Excerpted data below:

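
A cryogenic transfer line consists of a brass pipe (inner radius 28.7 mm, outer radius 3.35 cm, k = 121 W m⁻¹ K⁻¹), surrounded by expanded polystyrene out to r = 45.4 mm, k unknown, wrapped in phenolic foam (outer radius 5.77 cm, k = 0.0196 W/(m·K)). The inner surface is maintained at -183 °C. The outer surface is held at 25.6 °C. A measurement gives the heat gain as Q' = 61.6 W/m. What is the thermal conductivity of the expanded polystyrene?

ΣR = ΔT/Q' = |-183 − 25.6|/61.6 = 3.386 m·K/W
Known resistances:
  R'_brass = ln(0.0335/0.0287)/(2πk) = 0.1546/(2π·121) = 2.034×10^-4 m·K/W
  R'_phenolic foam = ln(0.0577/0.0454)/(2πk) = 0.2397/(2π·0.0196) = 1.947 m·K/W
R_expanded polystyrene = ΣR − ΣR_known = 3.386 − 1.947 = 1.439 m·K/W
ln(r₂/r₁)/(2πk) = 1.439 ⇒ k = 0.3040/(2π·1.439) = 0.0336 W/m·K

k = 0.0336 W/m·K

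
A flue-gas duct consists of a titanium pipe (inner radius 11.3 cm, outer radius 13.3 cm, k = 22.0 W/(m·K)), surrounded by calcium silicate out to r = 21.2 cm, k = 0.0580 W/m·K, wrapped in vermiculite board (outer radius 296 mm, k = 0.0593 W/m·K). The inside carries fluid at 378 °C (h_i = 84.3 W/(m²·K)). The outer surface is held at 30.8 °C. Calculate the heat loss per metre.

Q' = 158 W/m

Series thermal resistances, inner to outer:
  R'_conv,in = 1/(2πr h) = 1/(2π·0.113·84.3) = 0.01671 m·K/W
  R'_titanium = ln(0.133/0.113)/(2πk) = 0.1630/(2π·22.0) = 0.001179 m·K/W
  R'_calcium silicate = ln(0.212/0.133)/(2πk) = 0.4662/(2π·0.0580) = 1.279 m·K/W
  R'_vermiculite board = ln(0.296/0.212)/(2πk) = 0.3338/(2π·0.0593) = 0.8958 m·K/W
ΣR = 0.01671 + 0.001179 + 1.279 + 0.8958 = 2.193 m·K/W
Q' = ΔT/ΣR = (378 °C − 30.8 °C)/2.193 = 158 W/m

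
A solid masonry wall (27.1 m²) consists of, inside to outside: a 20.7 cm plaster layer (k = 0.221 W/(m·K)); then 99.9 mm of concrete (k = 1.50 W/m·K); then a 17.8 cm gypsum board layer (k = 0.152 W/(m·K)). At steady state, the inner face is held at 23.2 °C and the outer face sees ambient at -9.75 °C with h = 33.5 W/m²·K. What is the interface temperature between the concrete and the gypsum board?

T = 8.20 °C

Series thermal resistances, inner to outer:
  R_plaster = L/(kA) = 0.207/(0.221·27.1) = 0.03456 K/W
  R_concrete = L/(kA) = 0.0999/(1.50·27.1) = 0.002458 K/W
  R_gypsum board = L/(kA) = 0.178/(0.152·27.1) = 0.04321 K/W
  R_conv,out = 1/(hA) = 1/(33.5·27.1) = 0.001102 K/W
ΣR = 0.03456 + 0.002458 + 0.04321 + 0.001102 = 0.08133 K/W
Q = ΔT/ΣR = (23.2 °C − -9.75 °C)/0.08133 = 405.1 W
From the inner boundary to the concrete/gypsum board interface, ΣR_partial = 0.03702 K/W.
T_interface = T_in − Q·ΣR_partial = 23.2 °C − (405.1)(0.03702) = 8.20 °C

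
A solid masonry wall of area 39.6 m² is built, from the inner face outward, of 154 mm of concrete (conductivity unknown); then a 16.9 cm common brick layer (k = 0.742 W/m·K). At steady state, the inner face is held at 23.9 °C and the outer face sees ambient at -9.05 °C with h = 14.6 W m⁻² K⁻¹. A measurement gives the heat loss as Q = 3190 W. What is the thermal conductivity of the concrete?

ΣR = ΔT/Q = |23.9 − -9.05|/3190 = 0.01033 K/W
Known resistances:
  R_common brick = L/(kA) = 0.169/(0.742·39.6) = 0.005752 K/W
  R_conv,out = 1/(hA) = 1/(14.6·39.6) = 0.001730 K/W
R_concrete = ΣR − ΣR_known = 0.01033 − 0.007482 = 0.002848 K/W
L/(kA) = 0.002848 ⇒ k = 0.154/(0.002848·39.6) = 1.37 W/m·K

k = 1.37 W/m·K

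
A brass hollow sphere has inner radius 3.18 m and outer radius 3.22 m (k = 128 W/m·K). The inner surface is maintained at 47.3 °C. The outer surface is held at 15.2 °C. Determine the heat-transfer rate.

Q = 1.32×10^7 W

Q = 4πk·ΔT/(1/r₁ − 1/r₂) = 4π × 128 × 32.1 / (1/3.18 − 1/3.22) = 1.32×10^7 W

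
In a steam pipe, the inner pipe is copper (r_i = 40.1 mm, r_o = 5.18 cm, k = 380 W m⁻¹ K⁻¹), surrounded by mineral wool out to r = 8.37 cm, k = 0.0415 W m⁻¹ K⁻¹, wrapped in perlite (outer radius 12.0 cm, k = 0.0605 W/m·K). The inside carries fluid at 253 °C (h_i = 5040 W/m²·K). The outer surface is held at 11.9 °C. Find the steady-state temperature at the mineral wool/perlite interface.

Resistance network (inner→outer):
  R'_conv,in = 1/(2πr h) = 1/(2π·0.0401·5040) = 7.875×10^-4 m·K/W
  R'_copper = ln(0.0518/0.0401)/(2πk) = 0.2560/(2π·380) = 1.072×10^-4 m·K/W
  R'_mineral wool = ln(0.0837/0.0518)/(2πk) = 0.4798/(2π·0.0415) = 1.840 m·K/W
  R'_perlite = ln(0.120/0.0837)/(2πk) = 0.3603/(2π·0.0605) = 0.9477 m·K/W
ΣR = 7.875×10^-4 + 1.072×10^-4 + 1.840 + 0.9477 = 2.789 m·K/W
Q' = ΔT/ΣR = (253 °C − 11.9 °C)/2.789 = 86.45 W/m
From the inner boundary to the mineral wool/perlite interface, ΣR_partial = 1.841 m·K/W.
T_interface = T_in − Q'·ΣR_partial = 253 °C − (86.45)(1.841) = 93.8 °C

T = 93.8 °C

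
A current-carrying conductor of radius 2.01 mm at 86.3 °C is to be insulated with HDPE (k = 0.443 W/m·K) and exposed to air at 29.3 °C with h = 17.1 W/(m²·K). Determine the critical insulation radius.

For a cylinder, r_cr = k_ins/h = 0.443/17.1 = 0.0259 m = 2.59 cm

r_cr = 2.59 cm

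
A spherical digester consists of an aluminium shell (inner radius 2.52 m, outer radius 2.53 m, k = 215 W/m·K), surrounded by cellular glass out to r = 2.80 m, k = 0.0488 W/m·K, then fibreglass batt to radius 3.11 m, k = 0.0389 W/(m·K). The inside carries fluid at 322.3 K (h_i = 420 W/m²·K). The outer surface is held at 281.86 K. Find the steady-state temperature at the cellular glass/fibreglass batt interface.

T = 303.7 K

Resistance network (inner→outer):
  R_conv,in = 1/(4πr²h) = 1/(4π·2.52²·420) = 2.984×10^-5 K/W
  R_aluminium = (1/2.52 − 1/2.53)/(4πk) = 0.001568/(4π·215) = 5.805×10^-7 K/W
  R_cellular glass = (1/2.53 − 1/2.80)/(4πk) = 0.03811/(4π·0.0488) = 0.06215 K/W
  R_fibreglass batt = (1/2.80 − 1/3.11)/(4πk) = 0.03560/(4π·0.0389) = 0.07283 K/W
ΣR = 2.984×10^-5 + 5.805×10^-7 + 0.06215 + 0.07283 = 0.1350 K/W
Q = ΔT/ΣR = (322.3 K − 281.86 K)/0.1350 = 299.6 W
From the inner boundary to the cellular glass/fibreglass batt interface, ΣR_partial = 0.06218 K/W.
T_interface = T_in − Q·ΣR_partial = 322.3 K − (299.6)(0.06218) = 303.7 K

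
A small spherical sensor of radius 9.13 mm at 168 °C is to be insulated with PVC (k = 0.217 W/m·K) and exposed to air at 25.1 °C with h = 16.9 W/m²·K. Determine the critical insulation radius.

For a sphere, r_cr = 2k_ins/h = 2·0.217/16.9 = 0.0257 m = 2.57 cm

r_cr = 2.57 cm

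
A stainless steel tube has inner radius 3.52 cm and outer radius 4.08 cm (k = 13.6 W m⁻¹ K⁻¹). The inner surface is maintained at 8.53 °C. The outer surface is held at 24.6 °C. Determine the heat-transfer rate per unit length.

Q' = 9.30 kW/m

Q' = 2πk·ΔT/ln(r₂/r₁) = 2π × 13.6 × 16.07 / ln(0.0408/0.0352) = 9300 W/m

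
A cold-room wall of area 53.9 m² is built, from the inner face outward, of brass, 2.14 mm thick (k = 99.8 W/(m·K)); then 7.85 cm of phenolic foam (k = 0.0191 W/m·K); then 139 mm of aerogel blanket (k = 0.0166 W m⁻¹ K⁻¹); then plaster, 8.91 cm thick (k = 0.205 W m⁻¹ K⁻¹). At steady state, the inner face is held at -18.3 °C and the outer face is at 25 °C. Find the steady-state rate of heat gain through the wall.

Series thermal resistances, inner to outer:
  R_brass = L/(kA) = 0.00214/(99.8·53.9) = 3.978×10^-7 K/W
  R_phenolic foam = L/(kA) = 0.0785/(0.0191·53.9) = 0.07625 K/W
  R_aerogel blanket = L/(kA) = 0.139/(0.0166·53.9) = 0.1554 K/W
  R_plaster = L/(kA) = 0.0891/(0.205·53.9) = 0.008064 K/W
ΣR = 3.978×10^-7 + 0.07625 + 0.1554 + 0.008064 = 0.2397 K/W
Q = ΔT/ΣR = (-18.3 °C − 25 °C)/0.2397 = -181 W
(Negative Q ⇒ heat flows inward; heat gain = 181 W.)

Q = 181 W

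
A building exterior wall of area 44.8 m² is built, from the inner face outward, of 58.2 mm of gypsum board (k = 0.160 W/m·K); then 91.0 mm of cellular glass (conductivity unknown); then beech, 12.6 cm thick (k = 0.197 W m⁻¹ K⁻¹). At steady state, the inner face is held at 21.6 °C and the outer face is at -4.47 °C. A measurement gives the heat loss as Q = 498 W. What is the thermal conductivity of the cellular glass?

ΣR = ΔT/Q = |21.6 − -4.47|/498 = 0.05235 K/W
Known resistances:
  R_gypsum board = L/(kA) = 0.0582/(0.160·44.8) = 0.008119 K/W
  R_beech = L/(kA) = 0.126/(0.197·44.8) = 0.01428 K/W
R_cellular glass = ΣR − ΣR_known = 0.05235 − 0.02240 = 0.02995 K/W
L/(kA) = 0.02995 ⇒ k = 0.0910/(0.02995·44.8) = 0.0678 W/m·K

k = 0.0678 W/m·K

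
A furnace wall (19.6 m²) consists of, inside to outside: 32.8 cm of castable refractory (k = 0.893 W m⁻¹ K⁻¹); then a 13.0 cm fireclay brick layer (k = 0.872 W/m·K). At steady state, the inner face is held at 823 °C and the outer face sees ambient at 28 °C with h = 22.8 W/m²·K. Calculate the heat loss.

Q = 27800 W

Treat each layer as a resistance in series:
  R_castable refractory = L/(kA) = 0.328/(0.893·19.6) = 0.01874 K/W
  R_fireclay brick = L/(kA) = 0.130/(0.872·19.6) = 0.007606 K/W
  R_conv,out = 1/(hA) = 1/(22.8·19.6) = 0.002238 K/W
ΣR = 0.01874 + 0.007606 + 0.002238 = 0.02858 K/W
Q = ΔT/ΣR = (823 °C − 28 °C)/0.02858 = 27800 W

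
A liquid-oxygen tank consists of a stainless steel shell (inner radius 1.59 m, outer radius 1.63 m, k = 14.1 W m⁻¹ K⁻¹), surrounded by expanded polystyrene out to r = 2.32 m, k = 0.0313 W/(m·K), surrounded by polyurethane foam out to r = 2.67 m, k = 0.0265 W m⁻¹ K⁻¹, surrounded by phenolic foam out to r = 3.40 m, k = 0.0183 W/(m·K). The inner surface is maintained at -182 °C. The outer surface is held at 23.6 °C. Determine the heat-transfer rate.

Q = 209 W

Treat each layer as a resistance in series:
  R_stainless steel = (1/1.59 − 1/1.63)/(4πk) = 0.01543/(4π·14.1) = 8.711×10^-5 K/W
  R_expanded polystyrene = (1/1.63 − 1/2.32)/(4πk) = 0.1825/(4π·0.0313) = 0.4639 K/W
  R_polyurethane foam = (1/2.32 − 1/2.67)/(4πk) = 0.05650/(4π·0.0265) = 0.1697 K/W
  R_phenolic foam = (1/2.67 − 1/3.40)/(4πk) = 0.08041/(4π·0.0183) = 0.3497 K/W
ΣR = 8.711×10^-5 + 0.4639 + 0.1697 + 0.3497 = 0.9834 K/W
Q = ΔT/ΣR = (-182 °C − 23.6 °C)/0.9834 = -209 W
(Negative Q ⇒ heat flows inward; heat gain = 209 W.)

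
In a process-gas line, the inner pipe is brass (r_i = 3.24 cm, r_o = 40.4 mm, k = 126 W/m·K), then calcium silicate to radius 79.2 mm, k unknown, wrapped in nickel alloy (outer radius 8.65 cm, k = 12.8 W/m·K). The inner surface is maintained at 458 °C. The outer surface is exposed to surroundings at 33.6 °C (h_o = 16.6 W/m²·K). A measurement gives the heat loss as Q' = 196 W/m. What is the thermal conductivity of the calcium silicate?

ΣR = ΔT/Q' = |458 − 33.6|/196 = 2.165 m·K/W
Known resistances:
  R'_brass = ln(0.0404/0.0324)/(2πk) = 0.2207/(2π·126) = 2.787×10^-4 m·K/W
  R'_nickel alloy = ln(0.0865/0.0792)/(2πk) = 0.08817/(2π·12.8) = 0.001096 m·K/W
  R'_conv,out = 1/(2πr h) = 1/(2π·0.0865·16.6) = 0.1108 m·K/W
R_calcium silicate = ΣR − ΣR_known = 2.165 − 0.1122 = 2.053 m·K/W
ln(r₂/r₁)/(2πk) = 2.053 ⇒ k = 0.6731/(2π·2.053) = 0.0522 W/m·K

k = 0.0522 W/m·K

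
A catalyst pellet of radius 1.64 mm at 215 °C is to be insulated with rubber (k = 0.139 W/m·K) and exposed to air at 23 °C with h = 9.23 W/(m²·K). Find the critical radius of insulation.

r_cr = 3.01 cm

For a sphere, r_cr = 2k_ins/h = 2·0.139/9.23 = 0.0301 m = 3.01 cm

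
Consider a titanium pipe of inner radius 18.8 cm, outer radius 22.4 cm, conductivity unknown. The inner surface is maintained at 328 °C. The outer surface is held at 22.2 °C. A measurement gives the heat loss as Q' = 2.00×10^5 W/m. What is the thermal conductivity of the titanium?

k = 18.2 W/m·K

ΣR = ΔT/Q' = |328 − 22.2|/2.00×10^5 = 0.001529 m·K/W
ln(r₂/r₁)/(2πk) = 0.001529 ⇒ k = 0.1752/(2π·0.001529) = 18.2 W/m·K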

End of Excerpted data.

Problem statement
An exact copy of the entries from the line containing "Consider a titanium" through the last line is the expected answer.

Exercise solution
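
Consider a titanium pipe of inner radius 18.8 cm, outer radius 22.4 cm, conductivity unknown. The inner surface is maintained at 328 °C. The outer surface is held at 22.2 °C. A measurement gives the heat loss as Q' = 2.00×10^5 W/m. What is the thermal conductivity of the titanium?

k = 18.2 W/m·K

ΣR = ΔT/Q' = |328 − 22.2|/2.00×10^5 = 0.001529 m·K/W
ln(r₂/r₁)/(2πk) = 0.001529 ⇒ k = 0.1752/(2π·0.001529) = 18.2 W/m·K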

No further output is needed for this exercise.